Your instructions:
Each record must be repeated exactly. None may be dropped.

START Provided records

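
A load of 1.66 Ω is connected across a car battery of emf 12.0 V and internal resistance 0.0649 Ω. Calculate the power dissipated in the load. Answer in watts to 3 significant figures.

With r and R in series, I = ε/(r+R); the load dissipates I²R.
I = ε / (r + R) = 12.0 / (0.0649 + 1.66) = 6.957 A
P_load = I² R = (6.957)² × 1.66 = 80.34 W

80.3 W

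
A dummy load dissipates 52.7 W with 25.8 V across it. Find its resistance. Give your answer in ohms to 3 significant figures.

12.6 Ω

Rearranging the power relation for the two known quantities gives R = V² / P.
R = (25.8)² / 52.7 = 12.63 Ω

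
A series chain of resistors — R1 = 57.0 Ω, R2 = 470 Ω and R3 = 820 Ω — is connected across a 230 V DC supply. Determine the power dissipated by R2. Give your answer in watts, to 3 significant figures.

13.7 W

Series elements share the same current, so find I first, then use P = I²R.
R_total = 57.0 + 470 + 820 = 1347 Ω
I = V / R_total = 230 / 1347 = 0.1707 A
P_R2 = I² × R2 = (0.1707)² × 470 = 13.70 W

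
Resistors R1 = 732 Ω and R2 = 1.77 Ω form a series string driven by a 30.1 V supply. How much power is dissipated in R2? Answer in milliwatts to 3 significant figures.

2.98 mW

Every series element carries the same I. Get I from the total resistance, then P = I² × R2.
R_total = 732 + 1.77 = 733.8 Ω
I = V / R_total = 30.1 / 733.8 = 0.04102 A
P_R2 = I² × R2 = (0.04102)² × 1.77 = 0.002978 W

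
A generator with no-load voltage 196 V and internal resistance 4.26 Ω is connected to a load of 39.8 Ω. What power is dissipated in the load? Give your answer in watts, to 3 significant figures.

With r and R in series, I = ε/(r+R); the load dissipates I²R.
I = ε / (r + R) = 196 / (4.26 + 39.8) = 4.448 A
P_load = I² R = (4.448)² × 39.8 = 787.6 W

788 W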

END Provided records

Output for this exercise:
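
A load of 1.66 Ω is connected across a car battery of emf 12.0 V and internal resistance 0.0649 Ω. Calculate the power dissipated in the load. Answer in watts to 3 significant figures.

With r and R in series, I = ε/(r+R); the load dissipates I²R.
I = ε / (r + R) = 12.0 / (0.0649 + 1.66) = 6.957 A
P_load = I² R = (6.957)² × 1.66 = 80.34 W

80.3 W

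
A dummy load dissipates 52.7 W with 25.8 V across it. Find its resistance. Give your answer in ohms to 3 significant figures.

12.6 Ω

Rearranging the power relation for the two known quantities gives R = V² / P.
R = (25.8)² / 52.7 = 12.63 Ω

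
A series chain of resistors — R1 = 57.0 Ω, R2 = 470 Ω and R3 = 820 Ω — is connected across a 230 V DC supply. Determine the power dissipated by R2. Give your answer in watts, to 3 significant figures.

13.7 W

Series elements share the same current, so find I first, then use P = I²R.
R_total = 57.0 + 470 + 820 = 1347 Ω
I = V / R_total = 230 / 1347 = 0.1707 A
P_R2 = I² × R2 = (0.1707)² × 470 = 13.70 W

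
Resistors R1 = 732 Ω and R2 = 1.77 Ω form a series string driven by a 30.1 V supply. How much power is dissipated in R2? Answer in milliwatts to 3 significant figures.

2.98 mW

Every series element carries the same I. Get I from the total resistance, then P = I² × R2.
R_total = 732 + 1.77 = 733.8 Ω
I = V / R_total = 30.1 / 733.8 = 0.04102 A
P_R2 = I² × R2 = (0.04102)² × 1.77 = 0.002978 W

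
A generator with no-load voltage 196 V and internal resistance 4.26 Ω is connected to a load of 39.8 Ω. What power is dissipated in the load? Give your answer in watts, to 3 significant figures.

With r and R in series, I = ε/(r+R); the load dissipates I²R.
I = ε / (r + R) = 196 / (4.26 + 39.8) = 4.448 A
P_load = I² R = (4.448)² × 39.8 = 787.6 W

788 W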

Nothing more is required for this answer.